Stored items
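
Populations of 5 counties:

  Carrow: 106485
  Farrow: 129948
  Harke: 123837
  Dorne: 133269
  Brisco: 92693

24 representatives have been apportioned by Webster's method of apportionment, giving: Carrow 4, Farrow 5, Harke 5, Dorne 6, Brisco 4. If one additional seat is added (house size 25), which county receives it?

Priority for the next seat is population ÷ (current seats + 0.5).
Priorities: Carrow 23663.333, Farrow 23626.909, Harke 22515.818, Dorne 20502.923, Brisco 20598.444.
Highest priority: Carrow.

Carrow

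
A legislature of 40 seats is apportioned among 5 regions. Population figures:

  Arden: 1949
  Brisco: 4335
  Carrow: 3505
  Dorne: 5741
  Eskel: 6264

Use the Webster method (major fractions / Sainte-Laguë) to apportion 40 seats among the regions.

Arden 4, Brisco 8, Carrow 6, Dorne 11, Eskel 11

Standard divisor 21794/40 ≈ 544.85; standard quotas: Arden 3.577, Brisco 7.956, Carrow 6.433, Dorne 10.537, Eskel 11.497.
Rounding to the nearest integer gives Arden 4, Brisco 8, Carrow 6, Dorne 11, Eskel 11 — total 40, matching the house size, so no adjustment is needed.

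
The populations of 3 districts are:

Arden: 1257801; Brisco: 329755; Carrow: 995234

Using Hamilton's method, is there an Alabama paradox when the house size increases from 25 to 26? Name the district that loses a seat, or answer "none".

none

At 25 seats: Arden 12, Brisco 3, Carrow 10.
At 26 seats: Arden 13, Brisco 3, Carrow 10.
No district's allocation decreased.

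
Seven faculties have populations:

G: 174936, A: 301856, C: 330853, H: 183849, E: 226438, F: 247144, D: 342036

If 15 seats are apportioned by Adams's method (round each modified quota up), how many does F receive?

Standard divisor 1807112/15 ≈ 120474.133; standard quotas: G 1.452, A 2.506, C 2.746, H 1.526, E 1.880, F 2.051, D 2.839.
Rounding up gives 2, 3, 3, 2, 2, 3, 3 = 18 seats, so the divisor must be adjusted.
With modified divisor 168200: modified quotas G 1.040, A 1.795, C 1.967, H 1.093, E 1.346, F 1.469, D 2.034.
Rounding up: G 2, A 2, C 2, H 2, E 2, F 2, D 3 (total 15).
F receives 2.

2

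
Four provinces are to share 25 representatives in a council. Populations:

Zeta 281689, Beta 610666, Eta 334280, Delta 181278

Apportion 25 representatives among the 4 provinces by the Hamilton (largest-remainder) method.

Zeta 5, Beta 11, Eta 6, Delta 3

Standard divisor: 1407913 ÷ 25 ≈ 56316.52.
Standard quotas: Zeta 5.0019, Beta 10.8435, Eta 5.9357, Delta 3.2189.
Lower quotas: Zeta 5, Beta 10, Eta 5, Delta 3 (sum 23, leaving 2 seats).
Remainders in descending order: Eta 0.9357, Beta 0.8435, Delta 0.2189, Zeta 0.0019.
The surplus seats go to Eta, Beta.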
==
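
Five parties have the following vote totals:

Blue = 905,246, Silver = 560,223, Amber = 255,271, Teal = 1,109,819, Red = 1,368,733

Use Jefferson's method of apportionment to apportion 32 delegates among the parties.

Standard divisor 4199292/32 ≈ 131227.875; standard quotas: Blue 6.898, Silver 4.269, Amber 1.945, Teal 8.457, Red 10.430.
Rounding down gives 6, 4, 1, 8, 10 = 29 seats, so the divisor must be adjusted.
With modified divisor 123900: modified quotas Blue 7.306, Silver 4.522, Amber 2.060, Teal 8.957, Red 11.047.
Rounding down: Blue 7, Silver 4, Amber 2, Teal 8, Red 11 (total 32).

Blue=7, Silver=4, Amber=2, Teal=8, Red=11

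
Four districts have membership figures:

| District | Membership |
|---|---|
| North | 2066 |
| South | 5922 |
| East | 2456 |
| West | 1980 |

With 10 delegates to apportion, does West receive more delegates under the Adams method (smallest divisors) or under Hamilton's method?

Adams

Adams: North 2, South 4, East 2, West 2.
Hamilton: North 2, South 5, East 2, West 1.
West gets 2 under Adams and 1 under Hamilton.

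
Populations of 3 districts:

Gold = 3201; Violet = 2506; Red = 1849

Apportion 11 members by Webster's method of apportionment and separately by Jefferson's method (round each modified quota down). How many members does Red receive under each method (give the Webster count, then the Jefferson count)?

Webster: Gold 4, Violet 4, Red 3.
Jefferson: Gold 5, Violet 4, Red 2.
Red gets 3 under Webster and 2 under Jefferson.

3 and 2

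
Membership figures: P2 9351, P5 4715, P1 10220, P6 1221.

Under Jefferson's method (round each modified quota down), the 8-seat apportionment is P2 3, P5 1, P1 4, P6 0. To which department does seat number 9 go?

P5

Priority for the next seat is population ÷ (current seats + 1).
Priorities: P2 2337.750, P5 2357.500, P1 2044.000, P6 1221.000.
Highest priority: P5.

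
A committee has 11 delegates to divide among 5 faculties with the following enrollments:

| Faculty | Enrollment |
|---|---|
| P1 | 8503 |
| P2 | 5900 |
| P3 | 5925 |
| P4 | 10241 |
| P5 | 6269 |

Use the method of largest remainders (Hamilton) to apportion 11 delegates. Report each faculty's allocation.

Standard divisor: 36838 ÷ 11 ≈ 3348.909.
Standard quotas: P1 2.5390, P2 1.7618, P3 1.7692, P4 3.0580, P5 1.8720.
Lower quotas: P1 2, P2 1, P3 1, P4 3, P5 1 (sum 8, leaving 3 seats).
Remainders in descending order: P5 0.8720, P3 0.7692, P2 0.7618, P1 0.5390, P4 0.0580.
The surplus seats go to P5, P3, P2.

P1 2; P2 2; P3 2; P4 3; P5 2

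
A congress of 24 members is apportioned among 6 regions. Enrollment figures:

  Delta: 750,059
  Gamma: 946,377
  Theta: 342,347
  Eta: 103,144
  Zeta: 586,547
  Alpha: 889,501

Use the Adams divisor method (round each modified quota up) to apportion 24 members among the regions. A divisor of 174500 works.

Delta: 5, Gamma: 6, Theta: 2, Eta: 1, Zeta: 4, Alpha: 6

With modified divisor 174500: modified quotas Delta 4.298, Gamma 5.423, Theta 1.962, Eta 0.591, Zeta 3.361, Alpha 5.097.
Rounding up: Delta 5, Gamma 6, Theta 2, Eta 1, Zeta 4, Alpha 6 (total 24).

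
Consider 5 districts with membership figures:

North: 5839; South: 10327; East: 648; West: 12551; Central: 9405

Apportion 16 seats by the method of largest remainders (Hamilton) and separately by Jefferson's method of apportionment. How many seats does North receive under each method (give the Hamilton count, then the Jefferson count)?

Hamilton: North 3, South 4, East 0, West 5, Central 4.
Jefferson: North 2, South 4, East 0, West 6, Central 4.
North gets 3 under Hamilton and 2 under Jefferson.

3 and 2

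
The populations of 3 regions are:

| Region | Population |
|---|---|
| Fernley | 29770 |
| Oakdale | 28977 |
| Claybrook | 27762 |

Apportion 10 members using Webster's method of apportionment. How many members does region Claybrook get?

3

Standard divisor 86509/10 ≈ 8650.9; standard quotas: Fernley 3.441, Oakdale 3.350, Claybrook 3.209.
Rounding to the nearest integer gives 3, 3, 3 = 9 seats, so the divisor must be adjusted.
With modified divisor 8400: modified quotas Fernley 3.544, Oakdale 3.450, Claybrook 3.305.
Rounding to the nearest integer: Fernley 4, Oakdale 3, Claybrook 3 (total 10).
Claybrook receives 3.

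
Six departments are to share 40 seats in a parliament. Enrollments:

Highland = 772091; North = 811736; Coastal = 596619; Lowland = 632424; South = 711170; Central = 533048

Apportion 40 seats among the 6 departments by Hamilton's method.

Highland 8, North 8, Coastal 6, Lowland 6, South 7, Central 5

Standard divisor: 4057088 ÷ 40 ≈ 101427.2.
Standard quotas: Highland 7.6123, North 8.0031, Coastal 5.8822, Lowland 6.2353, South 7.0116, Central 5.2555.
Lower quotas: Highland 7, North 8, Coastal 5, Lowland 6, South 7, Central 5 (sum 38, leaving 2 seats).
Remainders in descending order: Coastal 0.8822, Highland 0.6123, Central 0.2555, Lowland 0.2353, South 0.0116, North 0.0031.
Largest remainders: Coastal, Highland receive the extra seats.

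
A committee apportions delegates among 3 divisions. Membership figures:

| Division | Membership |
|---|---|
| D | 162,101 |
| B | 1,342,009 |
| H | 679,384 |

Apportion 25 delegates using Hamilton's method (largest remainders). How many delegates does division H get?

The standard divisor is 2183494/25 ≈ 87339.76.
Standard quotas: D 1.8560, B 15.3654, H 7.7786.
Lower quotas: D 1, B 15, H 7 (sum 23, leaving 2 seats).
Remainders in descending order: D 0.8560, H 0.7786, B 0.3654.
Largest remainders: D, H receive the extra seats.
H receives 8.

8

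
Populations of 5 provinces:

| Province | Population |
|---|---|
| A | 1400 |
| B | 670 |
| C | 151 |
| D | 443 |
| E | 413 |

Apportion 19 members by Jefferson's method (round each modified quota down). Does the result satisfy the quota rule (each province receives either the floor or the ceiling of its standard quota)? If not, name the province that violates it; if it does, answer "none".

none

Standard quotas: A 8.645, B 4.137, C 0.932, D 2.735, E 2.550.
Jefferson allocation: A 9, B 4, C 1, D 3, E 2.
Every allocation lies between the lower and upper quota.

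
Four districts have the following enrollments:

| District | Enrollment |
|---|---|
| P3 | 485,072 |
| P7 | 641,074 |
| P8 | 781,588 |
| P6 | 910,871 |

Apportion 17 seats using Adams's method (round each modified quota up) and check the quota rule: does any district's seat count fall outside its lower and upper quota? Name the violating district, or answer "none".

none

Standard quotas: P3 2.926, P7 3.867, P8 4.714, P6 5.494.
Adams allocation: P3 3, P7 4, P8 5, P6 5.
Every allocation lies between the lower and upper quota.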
==
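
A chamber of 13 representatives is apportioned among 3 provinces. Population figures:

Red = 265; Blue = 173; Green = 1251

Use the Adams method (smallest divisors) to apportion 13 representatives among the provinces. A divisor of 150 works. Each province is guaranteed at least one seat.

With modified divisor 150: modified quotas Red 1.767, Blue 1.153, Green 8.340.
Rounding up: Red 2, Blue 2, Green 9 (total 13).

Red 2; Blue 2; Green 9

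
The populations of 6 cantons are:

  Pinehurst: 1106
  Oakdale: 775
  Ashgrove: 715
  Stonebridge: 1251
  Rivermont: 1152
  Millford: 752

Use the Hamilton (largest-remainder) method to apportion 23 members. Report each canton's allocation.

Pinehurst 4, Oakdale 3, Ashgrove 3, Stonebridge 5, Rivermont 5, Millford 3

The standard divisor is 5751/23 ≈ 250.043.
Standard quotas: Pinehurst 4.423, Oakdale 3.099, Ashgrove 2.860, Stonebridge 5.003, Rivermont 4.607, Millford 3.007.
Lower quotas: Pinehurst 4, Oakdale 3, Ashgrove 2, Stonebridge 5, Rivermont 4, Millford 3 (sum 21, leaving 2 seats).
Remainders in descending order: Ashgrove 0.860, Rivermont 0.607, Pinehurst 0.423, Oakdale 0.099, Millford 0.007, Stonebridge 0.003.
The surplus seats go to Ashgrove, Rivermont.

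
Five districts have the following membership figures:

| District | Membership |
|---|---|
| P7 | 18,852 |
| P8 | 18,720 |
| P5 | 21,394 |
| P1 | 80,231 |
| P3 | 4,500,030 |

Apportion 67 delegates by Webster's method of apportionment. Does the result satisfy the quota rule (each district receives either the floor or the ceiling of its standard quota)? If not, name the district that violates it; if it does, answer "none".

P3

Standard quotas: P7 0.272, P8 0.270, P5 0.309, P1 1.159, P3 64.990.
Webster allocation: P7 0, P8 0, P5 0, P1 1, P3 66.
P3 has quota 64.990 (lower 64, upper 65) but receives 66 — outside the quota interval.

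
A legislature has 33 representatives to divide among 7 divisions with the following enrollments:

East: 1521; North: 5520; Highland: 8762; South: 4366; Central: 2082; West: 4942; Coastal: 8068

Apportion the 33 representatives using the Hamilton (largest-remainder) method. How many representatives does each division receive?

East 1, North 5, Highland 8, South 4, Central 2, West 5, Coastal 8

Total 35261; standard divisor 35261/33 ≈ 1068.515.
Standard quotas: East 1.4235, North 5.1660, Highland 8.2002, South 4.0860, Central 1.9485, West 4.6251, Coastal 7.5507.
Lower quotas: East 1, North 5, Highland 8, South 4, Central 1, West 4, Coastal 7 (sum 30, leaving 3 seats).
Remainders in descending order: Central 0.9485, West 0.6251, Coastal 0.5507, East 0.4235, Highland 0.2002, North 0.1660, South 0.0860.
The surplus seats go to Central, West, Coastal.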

§ Work item
Would you retype exactly the lines above, from the line with "P3 | 5925 |" to the line with "Alpha: 889,501", with both end lines kept and nothing more?

§ Answer below
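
| P3 | 5925 |
| P4 | 10241 |
| P5 | 6269 |

Use the method of largest remainders (Hamilton) to apportion 11 delegates. Report each faculty's allocation.

Standard divisor: 36838 ÷ 11 ≈ 3348.909.
Standard quotas: P1 2.5390, P2 1.7618, P3 1.7692, P4 3.0580, P5 1.8720.
Lower quotas: P1 2, P2 1, P3 1, P4 3, P5 1 (sum 8, leaving 3 seats).
Remainders in descending order: P5 0.8720, P3 0.7692, P2 0.7618, P1 0.5390, P4 0.0580.
The surplus seats go to P5, P3, P2.

P1 2; P2 2; P3 2; P4 3; P5 2

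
A congress of 24 members is apportioned among 6 regions. Enrollment figures:

  Delta: 750,059
  Gamma: 946,377
  Theta: 342,347
  Eta: 103,144
  Zeta: 586,547
  Alpha: 889,501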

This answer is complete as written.